Restate the listing in full, keeping every word as it is.

____________

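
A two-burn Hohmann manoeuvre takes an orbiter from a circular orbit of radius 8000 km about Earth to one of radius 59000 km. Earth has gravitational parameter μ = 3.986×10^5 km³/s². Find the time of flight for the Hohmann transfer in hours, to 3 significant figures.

t = 8.48 hours

The Hohmann ellipse has a_t = (r₁ + r₂)/2 = 33500 km.
Transfer time t = π√(a_t³/μ) = π√((33500)³ / 3.986×10^5) = 30510.4 s.
Converting: 30510.4 s ÷ 3600 s/hour = 8.48 hours.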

____________

SOLUTION FOR THIS PROBLEM |
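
A two-burn Hohmann manoeuvre takes an orbiter from a circular orbit of radius 8000 km about Earth to one of radius 59000 km. Earth has gravitational parameter μ = 3.986×10^5 km³/s². Find the time of flight for the Hohmann transfer in hours, to 3 significant figures.

t = 8.48 hours

The Hohmann ellipse has a_t = (r₁ + r₂)/2 = 33500 km.
Transfer time t = π√(a_t³/μ) = π√((33500)³ / 3.986×10^5) = 30510.4 s.
Converting: 30510.4 s ÷ 3600 s/hour = 8.48 hours.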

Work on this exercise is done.